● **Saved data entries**

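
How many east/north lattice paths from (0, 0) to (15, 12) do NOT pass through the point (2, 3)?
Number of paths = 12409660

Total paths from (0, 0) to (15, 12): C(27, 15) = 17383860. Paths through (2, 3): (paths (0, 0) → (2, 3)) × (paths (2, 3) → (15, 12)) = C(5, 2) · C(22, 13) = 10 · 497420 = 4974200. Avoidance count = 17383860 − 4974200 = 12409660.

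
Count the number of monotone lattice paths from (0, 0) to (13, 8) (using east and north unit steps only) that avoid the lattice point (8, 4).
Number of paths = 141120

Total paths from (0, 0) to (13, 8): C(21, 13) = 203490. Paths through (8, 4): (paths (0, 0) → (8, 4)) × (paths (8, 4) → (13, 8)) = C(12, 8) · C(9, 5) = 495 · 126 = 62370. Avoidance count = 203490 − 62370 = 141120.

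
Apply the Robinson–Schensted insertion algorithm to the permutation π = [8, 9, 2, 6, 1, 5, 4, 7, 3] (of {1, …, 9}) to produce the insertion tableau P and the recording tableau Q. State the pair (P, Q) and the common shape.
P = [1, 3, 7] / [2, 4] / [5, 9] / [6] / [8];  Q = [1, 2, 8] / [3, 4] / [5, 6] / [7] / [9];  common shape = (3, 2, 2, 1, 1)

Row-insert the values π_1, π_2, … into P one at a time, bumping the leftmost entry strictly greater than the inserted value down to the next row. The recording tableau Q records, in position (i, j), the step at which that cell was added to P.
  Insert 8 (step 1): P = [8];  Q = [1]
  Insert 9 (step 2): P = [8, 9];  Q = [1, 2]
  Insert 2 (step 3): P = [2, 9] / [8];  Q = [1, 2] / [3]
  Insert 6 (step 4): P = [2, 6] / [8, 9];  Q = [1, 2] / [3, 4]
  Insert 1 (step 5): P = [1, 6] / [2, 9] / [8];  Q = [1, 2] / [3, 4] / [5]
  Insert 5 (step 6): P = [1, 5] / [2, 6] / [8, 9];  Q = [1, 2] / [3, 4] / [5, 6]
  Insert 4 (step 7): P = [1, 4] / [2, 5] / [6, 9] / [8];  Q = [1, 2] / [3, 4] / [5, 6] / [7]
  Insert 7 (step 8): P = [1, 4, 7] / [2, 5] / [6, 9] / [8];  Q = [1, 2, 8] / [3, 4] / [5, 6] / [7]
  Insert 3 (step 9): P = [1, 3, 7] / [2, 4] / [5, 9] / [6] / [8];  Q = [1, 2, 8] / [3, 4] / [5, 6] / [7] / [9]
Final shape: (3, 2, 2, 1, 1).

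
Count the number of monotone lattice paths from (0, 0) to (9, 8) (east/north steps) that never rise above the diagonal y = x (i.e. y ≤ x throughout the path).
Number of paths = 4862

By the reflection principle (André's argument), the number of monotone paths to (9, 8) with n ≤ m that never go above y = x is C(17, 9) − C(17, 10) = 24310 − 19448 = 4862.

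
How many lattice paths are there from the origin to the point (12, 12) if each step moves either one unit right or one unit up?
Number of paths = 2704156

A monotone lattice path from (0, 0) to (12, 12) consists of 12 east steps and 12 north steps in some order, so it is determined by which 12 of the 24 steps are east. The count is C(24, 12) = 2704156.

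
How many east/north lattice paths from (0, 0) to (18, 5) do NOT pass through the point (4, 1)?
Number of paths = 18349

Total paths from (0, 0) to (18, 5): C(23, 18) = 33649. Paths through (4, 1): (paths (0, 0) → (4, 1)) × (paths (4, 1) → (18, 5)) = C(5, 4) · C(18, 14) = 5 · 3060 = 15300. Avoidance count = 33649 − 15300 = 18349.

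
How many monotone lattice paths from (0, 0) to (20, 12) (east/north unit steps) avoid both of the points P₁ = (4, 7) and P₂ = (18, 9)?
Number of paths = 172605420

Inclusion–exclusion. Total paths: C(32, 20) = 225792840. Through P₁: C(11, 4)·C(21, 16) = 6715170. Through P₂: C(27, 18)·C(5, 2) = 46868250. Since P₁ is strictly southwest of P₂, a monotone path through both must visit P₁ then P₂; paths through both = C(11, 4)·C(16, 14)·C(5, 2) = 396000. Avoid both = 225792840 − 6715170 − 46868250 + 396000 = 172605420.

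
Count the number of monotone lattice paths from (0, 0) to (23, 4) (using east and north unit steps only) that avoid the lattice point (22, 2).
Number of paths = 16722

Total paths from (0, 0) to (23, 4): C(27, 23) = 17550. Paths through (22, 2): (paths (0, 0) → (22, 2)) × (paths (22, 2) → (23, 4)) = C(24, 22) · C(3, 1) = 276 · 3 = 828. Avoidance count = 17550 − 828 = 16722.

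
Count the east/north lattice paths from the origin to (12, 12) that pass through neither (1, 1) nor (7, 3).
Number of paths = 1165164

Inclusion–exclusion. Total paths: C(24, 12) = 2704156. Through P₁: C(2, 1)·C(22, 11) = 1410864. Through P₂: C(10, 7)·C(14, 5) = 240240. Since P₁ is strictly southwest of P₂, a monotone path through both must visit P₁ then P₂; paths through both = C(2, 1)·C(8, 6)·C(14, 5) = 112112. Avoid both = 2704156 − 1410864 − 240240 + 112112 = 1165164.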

● **Requirement**
Render every record verbatim. Nothing should be left out.

● **Written reply**
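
How many east/north lattice paths from (0, 0) to (15, 12) do NOT pass through the point (2, 3)?
Number of paths = 12409660

Total paths from (0, 0) to (15, 12): C(27, 15) = 17383860. Paths through (2, 3): (paths (0, 0) → (2, 3)) × (paths (2, 3) → (15, 12)) = C(5, 2) · C(22, 13) = 10 · 497420 = 4974200. Avoidance count = 17383860 − 4974200 = 12409660.

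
Count the number of monotone lattice paths from (0, 0) to (13, 8) (using east and north unit steps only) that avoid the lattice point (8, 4).
Number of paths = 141120

Total paths from (0, 0) to (13, 8): C(21, 13) = 203490. Paths through (8, 4): (paths (0, 0) → (8, 4)) × (paths (8, 4) → (13, 8)) = C(12, 8) · C(9, 5) = 495 · 126 = 62370. Avoidance count = 203490 − 62370 = 141120.

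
Apply the Robinson–Schensted insertion algorithm to the permutation π = [8, 9, 2, 6, 1, 5, 4, 7, 3] (of {1, …, 9}) to produce the insertion tableau P and the recording tableau Q. State the pair (P, Q) and the common shape.
P = [1, 3, 7] / [2, 4] / [5, 9] / [6] / [8];  Q = [1, 2, 8] / [3, 4] / [5, 6] / [7] / [9];  common shape = (3, 2, 2, 1, 1)

Row-insert the values π_1, π_2, … into P one at a time, bumping the leftmost entry strictly greater than the inserted value down to the next row. The recording tableau Q records, in position (i, j), the step at which that cell was added to P.
  Insert 8 (step 1): P = [8];  Q = [1]
  Insert 9 (step 2): P = [8, 9];  Q = [1, 2]
  Insert 2 (step 3): P = [2, 9] / [8];  Q = [1, 2] / [3]
  Insert 6 (step 4): P = [2, 6] / [8, 9];  Q = [1, 2] / [3, 4]
  Insert 1 (step 5): P = [1, 6] / [2, 9] / [8];  Q = [1, 2] / [3, 4] / [5]
  Insert 5 (step 6): P = [1, 5] / [2, 6] / [8, 9];  Q = [1, 2] / [3, 4] / [5, 6]
  Insert 4 (step 7): P = [1, 4] / [2, 5] / [6, 9] / [8];  Q = [1, 2] / [3, 4] / [5, 6] / [7]
  Insert 7 (step 8): P = [1, 4, 7] / [2, 5] / [6, 9] / [8];  Q = [1, 2, 8] / [3, 4] / [5, 6] / [7]
  Insert 3 (step 9): P = [1, 3, 7] / [2, 4] / [5, 9] / [6] / [8];  Q = [1, 2, 8] / [3, 4] / [5, 6] / [7] / [9]
Final shape: (3, 2, 2, 1, 1).

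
Count the number of monotone lattice paths from (0, 0) to (9, 8) (east/north steps) that never rise above the diagonal y = x (i.e. y ≤ x throughout the path).
Number of paths = 4862

By the reflection principle (André's argument), the number of monotone paths to (9, 8) with n ≤ m that never go above y = x is C(17, 9) − C(17, 10) = 24310 − 19448 = 4862.

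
How many lattice paths are there from the origin to the point (12, 12) if each step moves either one unit right or one unit up?
Number of paths = 2704156

A monotone lattice path from (0, 0) to (12, 12) consists of 12 east steps and 12 north steps in some order, so it is determined by which 12 of the 24 steps are east. The count is C(24, 12) = 2704156.

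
How many east/north lattice paths from (0, 0) to (18, 5) do NOT pass through the point (4, 1)?
Number of paths = 18349

Total paths from (0, 0) to (18, 5): C(23, 18) = 33649. Paths through (4, 1): (paths (0, 0) → (4, 1)) × (paths (4, 1) → (18, 5)) = C(5, 4) · C(18, 14) = 5 · 3060 = 15300. Avoidance count = 33649 − 15300 = 18349.

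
How many monotone lattice paths from (0, 0) to (20, 12) (east/north unit steps) avoid both of the points P₁ = (4, 7) and P₂ = (18, 9)?
Number of paths = 172605420

Inclusion–exclusion. Total paths: C(32, 20) = 225792840. Through P₁: C(11, 4)·C(21, 16) = 6715170. Through P₂: C(27, 18)·C(5, 2) = 46868250. Since P₁ is strictly southwest of P₂, a monotone path through both must visit P₁ then P₂; paths through both = C(11, 4)·C(16, 14)·C(5, 2) = 396000. Avoid both = 225792840 − 6715170 − 46868250 + 396000 = 172605420.

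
Count the number of monotone lattice paths from (0, 0) to (23, 4) (using east and north unit steps only) that avoid the lattice point (22, 2).
Number of paths = 16722

Total paths from (0, 0) to (23, 4): C(27, 23) = 17550. Paths through (22, 2): (paths (0, 0) → (22, 2)) × (paths (22, 2) → (23, 4)) = C(24, 22) · C(3, 1) = 276 · 3 = 828. Avoidance count = 17550 − 828 = 16722.

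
Count the east/north lattice paths from the origin to (12, 12) that pass through neither (1, 1) nor (7, 3).
Number of paths = 1165164

Inclusion–exclusion. Total paths: C(24, 12) = 2704156. Through P₁: C(2, 1)·C(22, 11) = 1410864. Through P₂: C(10, 7)·C(14, 5) = 240240. Since P₁ is strictly southwest of P₂, a monotone path through both must visit P₁ then P₂; paths through both = C(2, 1)·C(8, 6)·C(14, 5) = 112112. Avoid both = 2704156 − 1410864 − 240240 + 112112 = 1165164.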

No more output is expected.